• [Prompt]
The entries should be given again in full. Alter nothing.

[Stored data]
========================

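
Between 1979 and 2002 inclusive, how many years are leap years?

6

Years divisible by 4 in [1979, 2002]: 1980, 1984, 1988, 1992, 1996, 2000.
2000 is divisible by 400, so still leap.
No century exceptions apply. Count: 6.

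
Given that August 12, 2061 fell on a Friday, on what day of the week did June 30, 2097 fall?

Sunday

From August 12, 2061 to August 12, 2096: 35 years, of which 9 contain a Feb 29 — 26×365 + 9×366 = 12784 days.
August 2096: 31 − 12 = 19 days remain.
Then 9 full months totalling 273 days.
June 1–30, 2097: 30 days.
Residual: 322 days.
Total: 13106 days.
13106 mod 7 = 2, so 2 days after Friday is Sunday.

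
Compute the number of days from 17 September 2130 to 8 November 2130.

September 2130: 30 − 17 = 13 days remain.
Then October (31): 31 days.
November 1–8, 2130: 8 days.
Total: 13 + 31 + 8 = 52 days.

52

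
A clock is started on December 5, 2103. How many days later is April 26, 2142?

14022

From December 5, 2103 to December 5, 2141: 38 years, of which 10 contain a Feb 29 — 28×365 + 10×366 = 13880 days.
December 2141: 31 − 5 = 26 days remain.
Then January (31), February 2142 (28), March (31): 31 + 28 + 31 = 90 days.
April 1–26, 2142: 26 days.
Residual: 142 days.
Total: 14022 days.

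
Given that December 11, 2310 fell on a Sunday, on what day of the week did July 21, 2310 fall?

Thursday

Count forward from the earlier date (July 21, 2310) to the later (December 11, 2310):
July 2310: 31 − 21 = 10 days remain.
Then August (31), September (30), October (31), November (30): 31 + 30 + 31 + 30 = 122 days.
December 1–11, 2310: 11 days.
Total: 10 + 122 + 11 = 143 days.
143 mod 7 = 3, so 3 days before Sunday is Thursday.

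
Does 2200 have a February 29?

2200 is not a leap year (divisible by 100 but not 400).

No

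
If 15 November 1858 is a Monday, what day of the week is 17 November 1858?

Within November 1858: 17 − 15 = 2 days.
2 mod 7 = 2, so 2 days after Monday is Wednesday.

Wednesday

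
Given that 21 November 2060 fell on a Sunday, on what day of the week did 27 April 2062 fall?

Thursday

Day-of-year of November 21, 2060: 326.
Day-of-year of April 27, 2062: 117.
2060 has 366 days, so 366 − 326 = 40 days remain in 2060.
Full years: 2061: 365. Sum = 365.
Total: 40 + 365 + 117 = 522 days.
522 mod 7 = 4, so 4 days after Sunday is Thursday.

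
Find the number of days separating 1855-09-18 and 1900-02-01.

Day-of-year of September 18, 1855: 261.
Day-of-year of February 1, 1900: 32.
1855 has 365 days, so 365 − 261 = 104 days remain in 1855.
Full years 1856–1899: 33 common + 11 leap = 33×365 + 11×366 = 16071 days.
Total: 104 + 16071 + 32 = 16207 days.

16207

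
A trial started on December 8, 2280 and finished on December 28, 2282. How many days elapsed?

750

Day-of-year of December 8, 2280: 343.
Day-of-year of December 28, 2282: 362.
2280 has 366 days, so 366 − 343 = 23 days remain in 2280.
Full years: 2281: 365. Sum = 365.
Total: 23 + 365 + 362 = 750 days.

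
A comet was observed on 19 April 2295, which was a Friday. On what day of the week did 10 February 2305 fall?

Friday

Day-of-year of April 19, 2295: 109.
Day-of-year of February 10, 2305: 41.
2295 has 365 days, so 365 − 109 = 256 days remain in 2295.
Full years 2296–2304: 7 common + 2 leap = 7×365 + 2×366 = 3287 days.
Total: 256 + 3287 + 41 = 3584 days.
3584 is a multiple of 7, so 10 February 2305 falls on the same weekday: Friday.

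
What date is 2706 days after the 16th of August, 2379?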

========================

• [Finished exercise]
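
Between 1979 and 2002 inclusive, how many years are leap years?

6

Years divisible by 4 in [1979, 2002]: 1980, 1984, 1988, 1992, 1996, 2000.
2000 is divisible by 400, so still leap.
No century exceptions apply. Count: 6.

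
Given that August 12, 2061 fell on a Friday, on what day of the week did June 30, 2097 fall?

Sunday

From August 12, 2061 to August 12, 2096: 35 years, of which 9 contain a Feb 29 — 26×365 + 9×366 = 12784 days.
August 2096: 31 − 12 = 19 days remain.
Then 9 full months totalling 273 days.
June 1–30, 2097: 30 days.
Residual: 322 days.
Total: 13106 days.
13106 mod 7 = 2, so 2 days after Friday is Sunday.

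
Compute the number of days from 17 September 2130 to 8 November 2130.

September 2130: 30 − 17 = 13 days remain.
Then October (31): 31 days.
November 1–8, 2130: 8 days.
Total: 13 + 31 + 8 = 52 days.

52

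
A clock is started on December 5, 2103. How many days later is April 26, 2142?

14022

From December 5, 2103 to December 5, 2141: 38 years, of which 10 contain a Feb 29 — 28×365 + 10×366 = 13880 days.
December 2141: 31 − 5 = 26 days remain.
Then January (31), February 2142 (28), March (31): 31 + 28 + 31 = 90 days.
April 1–26, 2142: 26 days.
Residual: 142 days.
Total: 14022 days.

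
Given that December 11, 2310 fell on a Sunday, on what day of the week did July 21, 2310 fall?

Thursday

Count forward from the earlier date (July 21, 2310) to the later (December 11, 2310):
July 2310: 31 − 21 = 10 days remain.
Then August (31), September (30), October (31), November (30): 31 + 30 + 31 + 30 = 122 days.
December 1–11, 2310: 11 days.
Total: 10 + 122 + 11 = 143 days.
143 mod 7 = 3, so 3 days before Sunday is Thursday.

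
Does 2200 have a February 29?

2200 is not a leap year (divisible by 100 but not 400).

No

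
If 15 November 1858 is a Monday, what day of the week is 17 November 1858?

Within November 1858: 17 − 15 = 2 days.
2 mod 7 = 2, so 2 days after Monday is Wednesday.

Wednesday

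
Given that 21 November 2060 fell on a Sunday, on what day of the week did 27 April 2062 fall?

Thursday

Day-of-year of November 21, 2060: 326.
Day-of-year of April 27, 2062: 117.
2060 has 366 days, so 366 − 326 = 40 days remain in 2060.
Full years: 2061: 365. Sum = 365.
Total: 40 + 365 + 117 = 522 days.
522 mod 7 = 4, so 4 days after Sunday is Thursday.

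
Find the number of days separating 1855-09-18 and 1900-02-01.

Day-of-year of September 18, 1855: 261.
Day-of-year of February 1, 1900: 32.
1855 has 365 days, so 365 − 261 = 104 days remain in 1855.
Full years 1856–1899: 33 common + 11 leap = 33×365 + 11×366 = 16071 days.
Total: 104 + 16071 + 32 = 16207 days.

16207

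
A trial started on December 8, 2280 and finished on December 28, 2282. How many days elapsed?

750

Day-of-year of December 8, 2280: 343.
Day-of-year of December 28, 2282: 362.
2280 has 366 days, so 366 − 343 = 23 days remain in 2280.
Full years: 2281: 365. Sum = 365.
Total: 23 + 365 + 362 = 750 days.

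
A comet was observed on 19 April 2295, which was a Friday. On what day of the week did 10 February 2305 fall?

Friday

Day-of-year of April 19, 2295: 109.
Day-of-year of February 10, 2305: 41.
2295 has 365 days, so 365 − 109 = 256 days remain in 2295.
Full years 2296–2304: 7 common + 2 leap = 7×365 + 2×366 = 3287 days.
Total: 256 + 3287 + 41 = 3584 days.
3584 is a multiple of 7, so 10 February 2305 falls on the same weekday: Friday.

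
What date is 2706 days after the 16th of August, 2379?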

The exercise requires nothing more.